What to do: Please write out exactly, and only, the lines from the first in the material below to the line containing "sum 6: cells A1, A2", both included.

==*==

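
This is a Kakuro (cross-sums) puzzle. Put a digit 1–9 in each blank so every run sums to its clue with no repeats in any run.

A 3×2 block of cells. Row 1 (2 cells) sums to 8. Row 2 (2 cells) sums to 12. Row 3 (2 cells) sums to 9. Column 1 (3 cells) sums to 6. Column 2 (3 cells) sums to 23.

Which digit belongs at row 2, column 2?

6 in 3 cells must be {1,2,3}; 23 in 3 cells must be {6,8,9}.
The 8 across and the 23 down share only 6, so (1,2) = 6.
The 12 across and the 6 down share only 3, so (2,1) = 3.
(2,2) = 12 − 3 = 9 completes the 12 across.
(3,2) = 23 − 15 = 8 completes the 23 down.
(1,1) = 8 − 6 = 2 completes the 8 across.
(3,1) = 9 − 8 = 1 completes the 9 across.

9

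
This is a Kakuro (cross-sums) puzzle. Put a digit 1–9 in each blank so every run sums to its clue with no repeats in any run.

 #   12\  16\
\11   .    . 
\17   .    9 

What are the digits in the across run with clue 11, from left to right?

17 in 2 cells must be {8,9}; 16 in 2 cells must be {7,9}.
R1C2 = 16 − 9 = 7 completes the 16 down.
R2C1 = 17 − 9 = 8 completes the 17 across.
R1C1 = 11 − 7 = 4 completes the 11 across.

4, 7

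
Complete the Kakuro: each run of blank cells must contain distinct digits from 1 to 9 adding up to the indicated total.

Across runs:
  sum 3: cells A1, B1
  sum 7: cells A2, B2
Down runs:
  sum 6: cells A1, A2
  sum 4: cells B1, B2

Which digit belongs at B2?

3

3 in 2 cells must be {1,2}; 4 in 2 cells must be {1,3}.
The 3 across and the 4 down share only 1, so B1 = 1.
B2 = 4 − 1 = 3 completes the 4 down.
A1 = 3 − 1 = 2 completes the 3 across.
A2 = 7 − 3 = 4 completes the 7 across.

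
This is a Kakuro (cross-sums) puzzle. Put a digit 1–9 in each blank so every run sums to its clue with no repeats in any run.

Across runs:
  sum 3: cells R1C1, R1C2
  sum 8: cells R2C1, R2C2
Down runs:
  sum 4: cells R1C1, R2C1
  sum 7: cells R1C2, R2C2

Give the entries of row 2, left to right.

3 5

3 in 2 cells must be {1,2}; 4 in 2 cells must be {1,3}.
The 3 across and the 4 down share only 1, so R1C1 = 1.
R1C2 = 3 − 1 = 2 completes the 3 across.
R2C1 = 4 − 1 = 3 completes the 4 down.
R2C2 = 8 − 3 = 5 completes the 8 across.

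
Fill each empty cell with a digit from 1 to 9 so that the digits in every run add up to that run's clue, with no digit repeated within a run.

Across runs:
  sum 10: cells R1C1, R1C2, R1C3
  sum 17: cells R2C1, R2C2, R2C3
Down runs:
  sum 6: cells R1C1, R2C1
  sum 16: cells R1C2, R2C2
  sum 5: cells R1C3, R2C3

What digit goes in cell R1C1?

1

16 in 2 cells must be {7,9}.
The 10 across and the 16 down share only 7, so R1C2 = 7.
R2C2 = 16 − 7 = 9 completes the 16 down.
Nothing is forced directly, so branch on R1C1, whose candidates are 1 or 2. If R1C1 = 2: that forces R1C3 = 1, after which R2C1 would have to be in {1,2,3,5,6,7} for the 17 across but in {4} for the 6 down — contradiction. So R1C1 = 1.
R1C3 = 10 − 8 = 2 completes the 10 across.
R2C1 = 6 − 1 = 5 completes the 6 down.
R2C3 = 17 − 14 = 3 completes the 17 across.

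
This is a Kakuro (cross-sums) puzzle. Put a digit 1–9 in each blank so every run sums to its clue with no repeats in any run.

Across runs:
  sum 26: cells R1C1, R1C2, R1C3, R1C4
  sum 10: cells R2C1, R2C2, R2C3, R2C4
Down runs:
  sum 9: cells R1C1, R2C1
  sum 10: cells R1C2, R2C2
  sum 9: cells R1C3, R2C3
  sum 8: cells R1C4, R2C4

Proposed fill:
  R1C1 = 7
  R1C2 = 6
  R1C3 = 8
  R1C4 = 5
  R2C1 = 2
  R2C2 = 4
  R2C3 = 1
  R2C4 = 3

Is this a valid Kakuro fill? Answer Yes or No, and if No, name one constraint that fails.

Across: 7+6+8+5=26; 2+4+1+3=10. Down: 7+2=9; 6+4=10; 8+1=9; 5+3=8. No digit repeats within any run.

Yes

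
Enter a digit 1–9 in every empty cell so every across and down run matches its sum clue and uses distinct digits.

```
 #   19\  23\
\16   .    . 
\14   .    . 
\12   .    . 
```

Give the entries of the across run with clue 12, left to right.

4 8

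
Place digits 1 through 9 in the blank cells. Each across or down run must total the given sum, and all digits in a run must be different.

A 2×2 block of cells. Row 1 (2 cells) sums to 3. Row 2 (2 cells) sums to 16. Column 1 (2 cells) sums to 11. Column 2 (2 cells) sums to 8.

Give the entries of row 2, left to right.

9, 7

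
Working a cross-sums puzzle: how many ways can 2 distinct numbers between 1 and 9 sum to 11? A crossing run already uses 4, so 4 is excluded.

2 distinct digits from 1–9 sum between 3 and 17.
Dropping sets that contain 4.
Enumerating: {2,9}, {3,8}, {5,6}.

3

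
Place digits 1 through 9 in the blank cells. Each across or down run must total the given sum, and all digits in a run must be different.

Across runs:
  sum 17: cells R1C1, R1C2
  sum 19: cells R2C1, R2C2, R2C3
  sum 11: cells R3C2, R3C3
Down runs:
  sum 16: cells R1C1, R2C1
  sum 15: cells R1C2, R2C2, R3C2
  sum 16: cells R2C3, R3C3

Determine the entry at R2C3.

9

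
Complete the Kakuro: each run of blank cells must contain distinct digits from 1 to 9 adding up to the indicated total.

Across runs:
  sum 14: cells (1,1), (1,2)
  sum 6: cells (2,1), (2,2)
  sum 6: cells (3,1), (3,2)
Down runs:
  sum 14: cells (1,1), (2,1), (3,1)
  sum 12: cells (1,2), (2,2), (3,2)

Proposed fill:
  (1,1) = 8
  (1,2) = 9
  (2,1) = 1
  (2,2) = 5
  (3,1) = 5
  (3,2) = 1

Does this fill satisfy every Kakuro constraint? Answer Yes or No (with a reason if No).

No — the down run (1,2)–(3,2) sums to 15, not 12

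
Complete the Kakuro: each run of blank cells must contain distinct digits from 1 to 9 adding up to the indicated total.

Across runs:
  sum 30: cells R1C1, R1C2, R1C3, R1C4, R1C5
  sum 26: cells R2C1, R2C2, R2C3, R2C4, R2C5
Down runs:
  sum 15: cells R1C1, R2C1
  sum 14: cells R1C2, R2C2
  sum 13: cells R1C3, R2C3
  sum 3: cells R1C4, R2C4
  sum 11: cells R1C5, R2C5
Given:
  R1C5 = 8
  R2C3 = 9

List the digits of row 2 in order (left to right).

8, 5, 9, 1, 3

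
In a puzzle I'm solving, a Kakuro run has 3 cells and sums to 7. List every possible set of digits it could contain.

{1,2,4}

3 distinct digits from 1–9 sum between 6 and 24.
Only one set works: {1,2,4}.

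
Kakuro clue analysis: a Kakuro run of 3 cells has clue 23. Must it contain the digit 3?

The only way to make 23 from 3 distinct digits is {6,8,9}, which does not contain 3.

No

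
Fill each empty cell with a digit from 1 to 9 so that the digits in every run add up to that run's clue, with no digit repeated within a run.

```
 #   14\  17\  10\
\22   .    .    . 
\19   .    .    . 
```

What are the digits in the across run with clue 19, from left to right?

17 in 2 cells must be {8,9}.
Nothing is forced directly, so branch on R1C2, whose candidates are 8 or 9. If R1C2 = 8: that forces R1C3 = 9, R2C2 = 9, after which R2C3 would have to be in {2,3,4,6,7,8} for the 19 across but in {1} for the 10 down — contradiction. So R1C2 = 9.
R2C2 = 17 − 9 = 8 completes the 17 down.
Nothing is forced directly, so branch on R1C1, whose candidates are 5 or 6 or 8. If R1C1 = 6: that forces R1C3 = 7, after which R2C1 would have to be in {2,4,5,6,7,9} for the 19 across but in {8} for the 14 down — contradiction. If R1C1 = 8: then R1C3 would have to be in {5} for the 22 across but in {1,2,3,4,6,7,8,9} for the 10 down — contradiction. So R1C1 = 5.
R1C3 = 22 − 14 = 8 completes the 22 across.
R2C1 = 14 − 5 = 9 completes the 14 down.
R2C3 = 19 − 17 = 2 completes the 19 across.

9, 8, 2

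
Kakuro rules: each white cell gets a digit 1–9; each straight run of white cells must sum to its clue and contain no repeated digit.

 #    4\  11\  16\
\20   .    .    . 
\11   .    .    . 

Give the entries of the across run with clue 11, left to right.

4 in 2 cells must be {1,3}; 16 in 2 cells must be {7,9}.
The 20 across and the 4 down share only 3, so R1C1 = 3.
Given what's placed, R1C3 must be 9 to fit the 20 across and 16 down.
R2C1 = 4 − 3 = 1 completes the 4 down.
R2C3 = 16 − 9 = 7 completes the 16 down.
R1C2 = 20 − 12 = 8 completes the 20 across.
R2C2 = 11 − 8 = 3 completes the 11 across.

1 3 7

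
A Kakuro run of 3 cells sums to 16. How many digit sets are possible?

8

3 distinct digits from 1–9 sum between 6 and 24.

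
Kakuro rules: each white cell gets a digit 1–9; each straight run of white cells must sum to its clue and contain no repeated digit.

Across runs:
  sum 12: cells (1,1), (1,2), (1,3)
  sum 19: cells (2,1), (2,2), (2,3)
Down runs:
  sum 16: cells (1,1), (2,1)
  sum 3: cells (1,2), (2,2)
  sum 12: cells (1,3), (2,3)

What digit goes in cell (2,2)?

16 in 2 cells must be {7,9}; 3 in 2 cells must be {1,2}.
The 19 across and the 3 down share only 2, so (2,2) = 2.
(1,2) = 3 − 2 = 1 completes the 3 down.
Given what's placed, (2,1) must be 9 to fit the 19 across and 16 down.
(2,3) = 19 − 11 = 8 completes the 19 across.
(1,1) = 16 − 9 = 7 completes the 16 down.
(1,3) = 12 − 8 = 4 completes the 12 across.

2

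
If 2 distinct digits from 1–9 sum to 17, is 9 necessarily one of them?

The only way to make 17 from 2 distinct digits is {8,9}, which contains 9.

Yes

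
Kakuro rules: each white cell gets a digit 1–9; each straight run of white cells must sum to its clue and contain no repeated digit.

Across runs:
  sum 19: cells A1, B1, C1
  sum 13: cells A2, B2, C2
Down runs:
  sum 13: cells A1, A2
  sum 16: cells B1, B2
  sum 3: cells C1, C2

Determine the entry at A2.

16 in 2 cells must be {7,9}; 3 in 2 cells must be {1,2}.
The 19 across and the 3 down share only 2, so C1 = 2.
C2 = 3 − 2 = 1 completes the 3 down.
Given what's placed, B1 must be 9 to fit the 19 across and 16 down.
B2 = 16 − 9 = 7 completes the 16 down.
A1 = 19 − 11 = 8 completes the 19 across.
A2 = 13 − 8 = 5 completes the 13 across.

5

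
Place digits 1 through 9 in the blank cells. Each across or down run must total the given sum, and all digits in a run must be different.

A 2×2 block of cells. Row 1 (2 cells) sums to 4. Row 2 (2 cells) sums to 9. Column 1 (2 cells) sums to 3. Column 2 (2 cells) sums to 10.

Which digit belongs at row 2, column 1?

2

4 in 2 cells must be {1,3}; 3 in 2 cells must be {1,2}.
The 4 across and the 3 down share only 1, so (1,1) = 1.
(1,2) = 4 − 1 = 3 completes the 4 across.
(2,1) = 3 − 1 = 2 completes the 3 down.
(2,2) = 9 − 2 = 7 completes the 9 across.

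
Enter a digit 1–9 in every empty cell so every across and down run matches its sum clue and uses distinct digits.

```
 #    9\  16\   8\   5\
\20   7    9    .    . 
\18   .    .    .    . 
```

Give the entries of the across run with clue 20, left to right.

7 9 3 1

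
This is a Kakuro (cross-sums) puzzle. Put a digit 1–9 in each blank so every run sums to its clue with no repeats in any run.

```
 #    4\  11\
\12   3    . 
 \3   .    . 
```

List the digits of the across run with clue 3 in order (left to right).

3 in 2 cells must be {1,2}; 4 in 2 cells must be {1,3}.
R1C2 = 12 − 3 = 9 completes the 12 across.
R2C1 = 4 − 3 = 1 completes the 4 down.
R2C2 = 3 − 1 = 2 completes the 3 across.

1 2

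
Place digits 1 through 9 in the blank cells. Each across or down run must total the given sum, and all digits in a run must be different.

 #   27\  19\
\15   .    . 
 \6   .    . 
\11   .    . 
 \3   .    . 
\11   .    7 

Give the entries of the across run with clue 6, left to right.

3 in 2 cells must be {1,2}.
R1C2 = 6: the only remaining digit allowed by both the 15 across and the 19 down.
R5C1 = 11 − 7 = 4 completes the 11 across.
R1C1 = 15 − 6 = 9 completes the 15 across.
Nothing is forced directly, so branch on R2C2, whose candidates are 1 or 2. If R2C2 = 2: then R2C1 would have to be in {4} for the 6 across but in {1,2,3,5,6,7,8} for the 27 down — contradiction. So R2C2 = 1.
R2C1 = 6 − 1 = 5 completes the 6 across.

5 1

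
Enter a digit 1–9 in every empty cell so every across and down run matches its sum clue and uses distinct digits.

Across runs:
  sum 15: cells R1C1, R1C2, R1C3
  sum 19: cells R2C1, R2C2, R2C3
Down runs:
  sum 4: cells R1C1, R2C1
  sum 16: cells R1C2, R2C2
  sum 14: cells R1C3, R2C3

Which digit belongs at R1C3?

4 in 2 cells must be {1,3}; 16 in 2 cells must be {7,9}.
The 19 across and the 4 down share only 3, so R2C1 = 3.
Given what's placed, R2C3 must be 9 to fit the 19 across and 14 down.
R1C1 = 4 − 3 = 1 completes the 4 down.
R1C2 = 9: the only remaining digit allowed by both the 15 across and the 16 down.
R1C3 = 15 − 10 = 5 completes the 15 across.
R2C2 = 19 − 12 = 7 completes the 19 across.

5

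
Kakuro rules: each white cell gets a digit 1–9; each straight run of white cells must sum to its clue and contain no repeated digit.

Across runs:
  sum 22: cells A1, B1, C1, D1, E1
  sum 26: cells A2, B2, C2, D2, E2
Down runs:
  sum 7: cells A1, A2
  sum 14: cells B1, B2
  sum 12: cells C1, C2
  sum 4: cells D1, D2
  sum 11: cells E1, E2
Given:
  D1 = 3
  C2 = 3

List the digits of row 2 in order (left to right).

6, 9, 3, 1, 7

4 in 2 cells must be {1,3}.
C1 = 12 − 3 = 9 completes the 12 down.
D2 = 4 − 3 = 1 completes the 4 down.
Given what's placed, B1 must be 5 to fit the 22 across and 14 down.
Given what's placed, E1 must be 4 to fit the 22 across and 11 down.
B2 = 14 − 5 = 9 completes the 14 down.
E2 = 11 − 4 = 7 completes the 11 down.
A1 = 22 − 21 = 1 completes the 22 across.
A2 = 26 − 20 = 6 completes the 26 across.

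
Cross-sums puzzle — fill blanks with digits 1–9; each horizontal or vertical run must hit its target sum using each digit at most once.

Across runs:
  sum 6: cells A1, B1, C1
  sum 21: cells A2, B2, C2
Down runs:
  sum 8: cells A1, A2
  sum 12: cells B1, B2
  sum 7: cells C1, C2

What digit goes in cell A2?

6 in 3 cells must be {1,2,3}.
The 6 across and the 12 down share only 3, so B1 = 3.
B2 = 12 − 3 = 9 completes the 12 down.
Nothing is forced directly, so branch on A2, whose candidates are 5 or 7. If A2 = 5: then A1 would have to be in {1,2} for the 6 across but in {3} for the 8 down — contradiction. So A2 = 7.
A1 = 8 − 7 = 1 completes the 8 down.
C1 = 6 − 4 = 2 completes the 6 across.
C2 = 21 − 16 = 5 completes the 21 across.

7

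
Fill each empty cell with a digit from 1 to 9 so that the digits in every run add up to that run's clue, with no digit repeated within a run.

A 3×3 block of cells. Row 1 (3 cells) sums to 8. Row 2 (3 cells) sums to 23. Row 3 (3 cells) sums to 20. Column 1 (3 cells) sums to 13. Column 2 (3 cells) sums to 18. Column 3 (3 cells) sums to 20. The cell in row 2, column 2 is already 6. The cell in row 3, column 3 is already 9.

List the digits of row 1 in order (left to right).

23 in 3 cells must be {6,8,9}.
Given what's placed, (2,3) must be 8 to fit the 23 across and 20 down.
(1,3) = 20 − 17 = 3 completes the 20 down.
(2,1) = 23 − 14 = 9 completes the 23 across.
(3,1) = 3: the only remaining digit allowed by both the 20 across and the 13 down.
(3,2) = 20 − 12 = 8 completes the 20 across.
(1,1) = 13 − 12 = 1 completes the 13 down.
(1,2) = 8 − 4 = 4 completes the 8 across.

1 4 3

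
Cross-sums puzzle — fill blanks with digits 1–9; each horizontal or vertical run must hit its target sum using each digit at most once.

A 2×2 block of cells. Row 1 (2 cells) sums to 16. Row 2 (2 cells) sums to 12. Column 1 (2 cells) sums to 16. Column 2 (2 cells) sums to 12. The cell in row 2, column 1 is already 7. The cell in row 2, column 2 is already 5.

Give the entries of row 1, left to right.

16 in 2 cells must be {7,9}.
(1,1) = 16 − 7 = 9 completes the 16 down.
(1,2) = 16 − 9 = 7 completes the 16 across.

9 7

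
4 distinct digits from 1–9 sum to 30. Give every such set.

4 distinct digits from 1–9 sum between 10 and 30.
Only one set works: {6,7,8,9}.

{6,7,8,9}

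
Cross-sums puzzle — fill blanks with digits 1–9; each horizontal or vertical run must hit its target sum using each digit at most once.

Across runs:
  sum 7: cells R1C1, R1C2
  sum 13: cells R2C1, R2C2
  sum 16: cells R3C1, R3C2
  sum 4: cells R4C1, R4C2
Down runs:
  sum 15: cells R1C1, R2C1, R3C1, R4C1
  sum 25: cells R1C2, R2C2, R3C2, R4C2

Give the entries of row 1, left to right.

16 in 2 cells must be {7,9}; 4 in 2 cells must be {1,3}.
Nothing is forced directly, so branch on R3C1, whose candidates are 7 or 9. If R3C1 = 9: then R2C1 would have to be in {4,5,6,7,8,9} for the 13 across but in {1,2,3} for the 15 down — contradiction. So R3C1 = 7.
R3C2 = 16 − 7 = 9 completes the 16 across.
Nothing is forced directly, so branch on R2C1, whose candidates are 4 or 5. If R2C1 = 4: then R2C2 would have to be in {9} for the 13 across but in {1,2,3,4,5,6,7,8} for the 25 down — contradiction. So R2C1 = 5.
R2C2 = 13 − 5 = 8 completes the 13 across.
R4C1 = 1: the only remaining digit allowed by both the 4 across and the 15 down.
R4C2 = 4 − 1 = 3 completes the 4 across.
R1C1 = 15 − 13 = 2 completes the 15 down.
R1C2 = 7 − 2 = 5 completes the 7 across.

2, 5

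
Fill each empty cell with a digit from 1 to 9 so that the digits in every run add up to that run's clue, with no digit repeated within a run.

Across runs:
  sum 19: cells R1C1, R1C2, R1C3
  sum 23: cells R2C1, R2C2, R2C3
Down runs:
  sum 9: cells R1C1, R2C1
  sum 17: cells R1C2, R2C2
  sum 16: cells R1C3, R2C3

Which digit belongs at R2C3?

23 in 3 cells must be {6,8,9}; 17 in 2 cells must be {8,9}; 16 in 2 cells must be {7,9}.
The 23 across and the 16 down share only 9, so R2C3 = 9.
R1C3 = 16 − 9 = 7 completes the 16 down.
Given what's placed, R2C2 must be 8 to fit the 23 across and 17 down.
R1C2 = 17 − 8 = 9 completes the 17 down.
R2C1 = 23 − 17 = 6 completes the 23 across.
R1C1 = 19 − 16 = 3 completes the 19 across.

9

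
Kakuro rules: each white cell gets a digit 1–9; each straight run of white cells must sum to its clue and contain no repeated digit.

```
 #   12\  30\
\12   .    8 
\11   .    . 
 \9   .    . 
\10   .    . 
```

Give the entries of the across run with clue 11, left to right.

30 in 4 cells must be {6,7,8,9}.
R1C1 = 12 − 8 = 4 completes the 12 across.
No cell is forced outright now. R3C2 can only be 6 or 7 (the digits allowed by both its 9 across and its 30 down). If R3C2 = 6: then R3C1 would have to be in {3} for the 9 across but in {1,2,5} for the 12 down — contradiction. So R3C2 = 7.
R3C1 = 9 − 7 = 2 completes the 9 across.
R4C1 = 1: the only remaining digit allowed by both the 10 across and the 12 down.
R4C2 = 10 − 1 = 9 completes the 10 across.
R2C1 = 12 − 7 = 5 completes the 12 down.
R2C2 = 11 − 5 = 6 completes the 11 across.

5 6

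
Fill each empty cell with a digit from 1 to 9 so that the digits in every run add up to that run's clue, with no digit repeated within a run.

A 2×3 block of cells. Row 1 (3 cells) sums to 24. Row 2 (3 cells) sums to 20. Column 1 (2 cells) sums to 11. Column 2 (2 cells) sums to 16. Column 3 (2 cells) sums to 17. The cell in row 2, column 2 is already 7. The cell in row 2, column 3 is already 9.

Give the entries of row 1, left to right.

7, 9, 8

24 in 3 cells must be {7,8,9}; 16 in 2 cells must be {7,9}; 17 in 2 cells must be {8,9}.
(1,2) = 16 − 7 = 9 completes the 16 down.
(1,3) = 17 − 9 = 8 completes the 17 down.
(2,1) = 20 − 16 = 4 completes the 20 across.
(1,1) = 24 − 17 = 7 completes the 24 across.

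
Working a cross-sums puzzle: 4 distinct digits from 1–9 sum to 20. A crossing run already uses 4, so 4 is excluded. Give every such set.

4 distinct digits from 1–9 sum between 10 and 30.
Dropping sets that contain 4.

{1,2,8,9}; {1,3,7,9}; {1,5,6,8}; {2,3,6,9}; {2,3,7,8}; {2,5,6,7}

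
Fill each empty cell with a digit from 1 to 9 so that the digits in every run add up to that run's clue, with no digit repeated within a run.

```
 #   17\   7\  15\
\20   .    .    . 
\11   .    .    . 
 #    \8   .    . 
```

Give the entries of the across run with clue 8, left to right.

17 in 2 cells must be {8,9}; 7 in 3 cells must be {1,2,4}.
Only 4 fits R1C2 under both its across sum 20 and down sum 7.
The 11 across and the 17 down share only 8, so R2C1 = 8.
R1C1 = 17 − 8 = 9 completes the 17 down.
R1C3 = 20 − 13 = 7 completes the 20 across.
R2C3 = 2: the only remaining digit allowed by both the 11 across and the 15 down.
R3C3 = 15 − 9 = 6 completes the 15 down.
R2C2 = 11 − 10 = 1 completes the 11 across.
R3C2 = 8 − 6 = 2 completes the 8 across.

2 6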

==*==

Output:
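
This is a Kakuro (cross-sums) puzzle. Put a digit 1–9 in each blank so every run sums to its clue with no repeats in any run.

A 3×2 block of cells. Row 1 (2 cells) sums to 8. Row 2 (2 cells) sums to 12. Row 3 (2 cells) sums to 9. Column 1 (3 cells) sums to 6. Column 2 (3 cells) sums to 23.

Which digit belongs at row 2, column 2?

6 in 3 cells must be {1,2,3}; 23 in 3 cells must be {6,8,9}.
The 8 across and the 23 down share only 6, so (1,2) = 6.
The 12 across and the 6 down share only 3, so (2,1) = 3.
(2,2) = 12 − 3 = 9 completes the 12 across.
(3,2) = 23 − 15 = 8 completes the 23 down.
(1,1) = 8 − 6 = 2 completes the 8 across.
(3,1) = 9 − 8 = 1 completes the 9 across.

9

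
This is a Kakuro (cross-sums) puzzle. Put a digit 1–9 in each blank so every run sums to its clue with no repeats in any run.

 #   12\  16\
\11   .    . 
\17   .    9 

What are the digits in the across run with clue 11, from left to right?

17 in 2 cells must be {8,9}; 16 in 2 cells must be {7,9}.
R1C2 = 16 − 9 = 7 completes the 16 down.
R2C1 = 17 − 9 = 8 completes the 17 across.
R1C1 = 11 − 7 = 4 completes the 11 across.

4, 7

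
Complete the Kakuro: each run of blank cells must contain distinct digits from 1 to 9 adding up to the indicated total.

Across runs:
  sum 3: cells A1, B1
  sum 7: cells A2, B2
Down runs:
  sum 6: cells A1, A2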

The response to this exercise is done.